**Exercise**
Every record below is to be restated word for word.

**Records supplied**

BEGIN

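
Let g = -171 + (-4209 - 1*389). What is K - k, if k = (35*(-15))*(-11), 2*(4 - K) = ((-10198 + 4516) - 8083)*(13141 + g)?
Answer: 57614519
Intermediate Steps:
g = -4769 (g = -171 + (-4209 - 389) = -171 - 4598 = -4769)
K = 57620294 (K = 4 - ((-10198 + 4516) - 8083)*(13141 - 4769)/2 = 4 - (-5682 - 8083)*8372/2 = 4 - (-13765)*8372/2 = 4 - ½*(-115240580) = 4 + 57620290 = 57620294)
k = 5775 (k = -525*(-11) = 5775)
K - k = 57620294 - 1*5775 = 57620294 - 5775 = 57614519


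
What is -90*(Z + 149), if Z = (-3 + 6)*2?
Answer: -13950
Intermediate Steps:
Z = 6 (Z = 3*2 = 6)
-90*(Z + 149) = -90*(6 + 149) = -90*155 = -13950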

END

**Output**
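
Let g = -171 + (-4209 - 1*389). What is K - k, if k = (35*(-15))*(-11), 2*(4 - K) = ((-10198 + 4516) - 8083)*(13141 + g)?
Answer: 57614519
Intermediate Steps:
g = -4769 (g = -171 + (-4209 - 389) = -171 - 4598 = -4769)
K = 57620294 (K = 4 - ((-10198 + 4516) - 8083)*(13141 - 4769)/2 = 4 - (-5682 - 8083)*8372/2 = 4 - (-13765)*8372/2 = 4 - ½*(-115240580) = 4 + 57620290 = 57620294)
k = 5775 (k = -525*(-11) = 5775)
K - k = 57620294 - 1*5775 = 57620294 - 5775 = 57614519


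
What is -90*(Z + 149), if Z = (-3 + 6)*2?
Answer: -13950
Intermediate Steps:
Z = 6 (Z = 3*2 = 6)
-90*(Z + 149) = -90*(6 + 149) = -90*155 = -13950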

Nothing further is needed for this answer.